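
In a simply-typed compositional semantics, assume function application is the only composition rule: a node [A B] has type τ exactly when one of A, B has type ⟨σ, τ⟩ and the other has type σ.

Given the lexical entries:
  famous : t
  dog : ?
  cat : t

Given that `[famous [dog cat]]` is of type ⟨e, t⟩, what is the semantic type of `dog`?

⟨t, ⟨t, ⟨e, t⟩⟩⟩

[famous [dog cat]] is required to be ⟨e, t⟩. famous : t cannot yield ⟨e, t⟩ as functor, so [dog cat] : ⟨t, ⟨e, t⟩⟩.
[dog cat] is required to be ⟨t, ⟨e, t⟩⟩. cat : t cannot yield ⟨t, ⟨e, t⟩⟩ as functor, so dog : ⟨t, ⟨t, ⟨e, t⟩⟩⟩.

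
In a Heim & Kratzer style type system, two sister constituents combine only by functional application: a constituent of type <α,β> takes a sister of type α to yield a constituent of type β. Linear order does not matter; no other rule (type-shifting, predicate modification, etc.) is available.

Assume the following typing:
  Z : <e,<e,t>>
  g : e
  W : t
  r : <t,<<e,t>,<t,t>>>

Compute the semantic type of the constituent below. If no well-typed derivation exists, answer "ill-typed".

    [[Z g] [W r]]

[Z g]: <e,<e,t>> applied to e yields <e,t>.
[W r]: <t,<<e,t>,<t,t>>> applied to t yields <<e,t>,<t,t>>.
[[Z g] [W r]]: <<e,t>,<t,t>> applied to <e,t> yields <t,t>.

<t,t>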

WHAT TO PRODUCE
Each line in the records above with "typed" must be returned.

EXPECTED ANSWER
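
In a simply-typed compositional semantics, assume function application is the only composition rule: a node [A B] has type τ exactly when one of A, B has type ⟨σ, τ⟩ and the other has type σ.
Compute the semantic type of the constituent below. If no well-typed derivation exists, answer "ill-typed".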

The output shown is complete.